Work task →
Write out the records once more, exactly as given.
*** Opening Data for this exercise ***
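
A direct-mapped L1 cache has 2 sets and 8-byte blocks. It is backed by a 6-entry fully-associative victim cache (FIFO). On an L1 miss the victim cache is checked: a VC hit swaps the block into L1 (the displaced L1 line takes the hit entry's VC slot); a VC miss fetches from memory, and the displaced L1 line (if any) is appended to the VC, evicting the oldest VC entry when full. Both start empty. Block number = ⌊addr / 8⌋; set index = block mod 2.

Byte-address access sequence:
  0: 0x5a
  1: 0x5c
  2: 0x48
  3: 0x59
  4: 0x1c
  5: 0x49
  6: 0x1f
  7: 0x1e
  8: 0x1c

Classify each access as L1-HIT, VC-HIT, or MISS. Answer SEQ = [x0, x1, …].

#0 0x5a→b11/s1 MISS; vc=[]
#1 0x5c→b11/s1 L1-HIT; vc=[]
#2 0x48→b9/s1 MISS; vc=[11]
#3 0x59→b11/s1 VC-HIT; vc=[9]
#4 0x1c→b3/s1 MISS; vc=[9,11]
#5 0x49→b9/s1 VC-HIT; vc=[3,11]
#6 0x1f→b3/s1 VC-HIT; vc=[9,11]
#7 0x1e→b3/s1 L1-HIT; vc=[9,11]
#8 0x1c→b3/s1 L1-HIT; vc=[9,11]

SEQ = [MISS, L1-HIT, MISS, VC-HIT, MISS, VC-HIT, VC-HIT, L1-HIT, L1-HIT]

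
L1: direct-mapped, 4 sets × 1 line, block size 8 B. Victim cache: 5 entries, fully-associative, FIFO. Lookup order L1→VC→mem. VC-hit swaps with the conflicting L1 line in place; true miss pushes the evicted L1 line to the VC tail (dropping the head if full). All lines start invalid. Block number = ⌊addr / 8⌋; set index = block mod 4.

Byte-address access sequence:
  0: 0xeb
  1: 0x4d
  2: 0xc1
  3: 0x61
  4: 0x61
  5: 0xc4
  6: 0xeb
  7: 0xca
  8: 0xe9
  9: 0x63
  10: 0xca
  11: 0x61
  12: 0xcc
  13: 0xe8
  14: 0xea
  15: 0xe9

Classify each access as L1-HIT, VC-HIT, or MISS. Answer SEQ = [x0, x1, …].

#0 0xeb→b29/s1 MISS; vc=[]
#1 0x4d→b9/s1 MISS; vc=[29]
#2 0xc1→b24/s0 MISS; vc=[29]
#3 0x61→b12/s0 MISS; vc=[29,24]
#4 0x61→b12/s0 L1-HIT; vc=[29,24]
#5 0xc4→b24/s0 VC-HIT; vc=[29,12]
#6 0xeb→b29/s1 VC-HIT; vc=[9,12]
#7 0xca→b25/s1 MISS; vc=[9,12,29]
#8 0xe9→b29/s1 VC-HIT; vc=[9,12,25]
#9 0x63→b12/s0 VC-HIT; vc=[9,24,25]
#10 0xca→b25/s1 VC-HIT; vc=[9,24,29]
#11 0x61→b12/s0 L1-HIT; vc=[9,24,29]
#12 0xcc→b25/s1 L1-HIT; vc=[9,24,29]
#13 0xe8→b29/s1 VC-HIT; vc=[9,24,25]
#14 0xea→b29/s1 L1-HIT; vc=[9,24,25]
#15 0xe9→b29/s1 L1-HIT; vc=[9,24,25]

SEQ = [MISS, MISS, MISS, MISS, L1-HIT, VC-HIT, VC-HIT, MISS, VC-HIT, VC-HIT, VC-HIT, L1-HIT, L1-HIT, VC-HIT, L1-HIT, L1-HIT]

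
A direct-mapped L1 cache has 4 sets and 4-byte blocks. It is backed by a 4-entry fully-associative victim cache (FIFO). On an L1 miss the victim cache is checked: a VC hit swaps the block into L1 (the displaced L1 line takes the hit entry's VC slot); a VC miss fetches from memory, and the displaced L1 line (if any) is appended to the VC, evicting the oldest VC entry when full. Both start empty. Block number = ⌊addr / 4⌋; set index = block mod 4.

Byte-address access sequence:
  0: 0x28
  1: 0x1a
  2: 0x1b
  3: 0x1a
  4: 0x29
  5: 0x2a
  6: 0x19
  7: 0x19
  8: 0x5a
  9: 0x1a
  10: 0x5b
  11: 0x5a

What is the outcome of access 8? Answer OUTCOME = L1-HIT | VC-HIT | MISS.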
*** Closing Data for this exercise ***
Reply →
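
A direct-mapped L1 cache has 2 sets and 8-byte blocks. It is backed by a 6-entry fully-associative victim cache (FIFO). On an L1 miss the victim cache is checked: a VC hit swaps the block into L1 (the displaced L1 line takes the hit entry's VC slot); a VC miss fetches from memory, and the displaced L1 line (if any) is appended to the VC, evicting the oldest VC entry when full. Both start empty. Block number = ⌊addr / 8⌋; set index = block mod 2.

Byte-address access sequence:
  0: 0x5a
  1: 0x5c
  2: 0x48
  3: 0x59
  4: 0x1c
  5: 0x49
  6: 0x1f
  7: 0x1e
  8: 0x1c

Classify each access as L1-HIT, VC-HIT, or MISS. Answer SEQ = [x0, x1, …].

#0 0x5a→b11/s1 MISS; vc=[]
#1 0x5c→b11/s1 L1-HIT; vc=[]
#2 0x48→b9/s1 MISS; vc=[11]
#3 0x59→b11/s1 VC-HIT; vc=[9]
#4 0x1c→b3/s1 MISS; vc=[9,11]
#5 0x49→b9/s1 VC-HIT; vc=[3,11]
#6 0x1f→b3/s1 VC-HIT; vc=[9,11]
#7 0x1e→b3/s1 L1-HIT; vc=[9,11]
#8 0x1c→b3/s1 L1-HIT; vc=[9,11]

SEQ = [MISS, L1-HIT, MISS, VC-HIT, MISS, VC-HIT, VC-HIT, L1-HIT, L1-HIT]

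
L1: direct-mapped, 4 sets × 1 line, block size 8 B. Victim cache: 5 entries, fully-associative, FIFO. Lookup order L1→VC→mem. VC-hit swaps with the conflicting L1 line in place; true miss pushes the evicted L1 line to the VC tail (dropping the head if full). All lines start invalid. Block number = ⌊addr / 8⌋; set index = block mod 4.

Byte-address access sequence:
  0: 0xeb
  1: 0x4d
  2: 0xc1
  3: 0x61
  4: 0x61
  5: 0xc4
  6: 0xeb
  7: 0xca
  8: 0xe9
  9: 0x63
  10: 0xca
  11: 0x61
  12: 0xcc
  13: 0xe8
  14: 0xea
  15: 0xe9

Classify each access as L1-HIT, VC-HIT, or MISS. Answer SEQ = [x0, x1, …].

#0 0xeb→b29/s1 MISS; vc=[]
#1 0x4d→b9/s1 MISS; vc=[29]
#2 0xc1→b24/s0 MISS; vc=[29]
#3 0x61→b12/s0 MISS; vc=[29,24]
#4 0x61→b12/s0 L1-HIT; vc=[29,24]
#5 0xc4→b24/s0 VC-HIT; vc=[29,12]
#6 0xeb→b29/s1 VC-HIT; vc=[9,12]
#7 0xca→b25/s1 MISS; vc=[9,12,29]
#8 0xe9→b29/s1 VC-HIT; vc=[9,12,25]
#9 0x63→b12/s0 VC-HIT; vc=[9,24,25]
#10 0xca→b25/s1 VC-HIT; vc=[9,24,29]
#11 0x61→b12/s0 L1-HIT; vc=[9,24,29]
#12 0xcc→b25/s1 L1-HIT; vc=[9,24,29]
#13 0xe8→b29/s1 VC-HIT; vc=[9,24,25]
#14 0xea→b29/s1 L1-HIT; vc=[9,24,25]
#15 0xe9→b29/s1 L1-HIT; vc=[9,24,25]

SEQ = [MISS, MISS, MISS, MISS, L1-HIT, VC-HIT, VC-HIT, MISS, VC-HIT, VC-HIT, VC-HIT, L1-HIT, L1-HIT, VC-HIT, L1-HIT, L1-HIT]

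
A direct-mapped L1 cache has 4 sets and 4-byte blocks. It is backed by a 4-entry fully-associative victim cache (FIFO). On an L1 miss the victim cache is checked: a VC hit swaps the block into L1 (the displaced L1 line takes the hit entry's VC slot); a VC miss fetches from memory, and the displaced L1 line (if any) is appended to the VC, evicting the oldest VC entry when full. Both start empty. Block number = ⌊addr / 4⌋; set index = block mod 4.

Byte-address access sequence:
  0: 0x28
  1: 0x1a
  2: 0x1b
  3: 0x1a
  4: 0x29
  5: 0x2a
  6: 0x19
  7: 0x19
  8: 0x5a
  9: 0x1a
  10: 0x5b
  11: 0x5a

What is the outcome of access 8? Answer OUTCOME = L1-HIT | VC-HIT | MISS.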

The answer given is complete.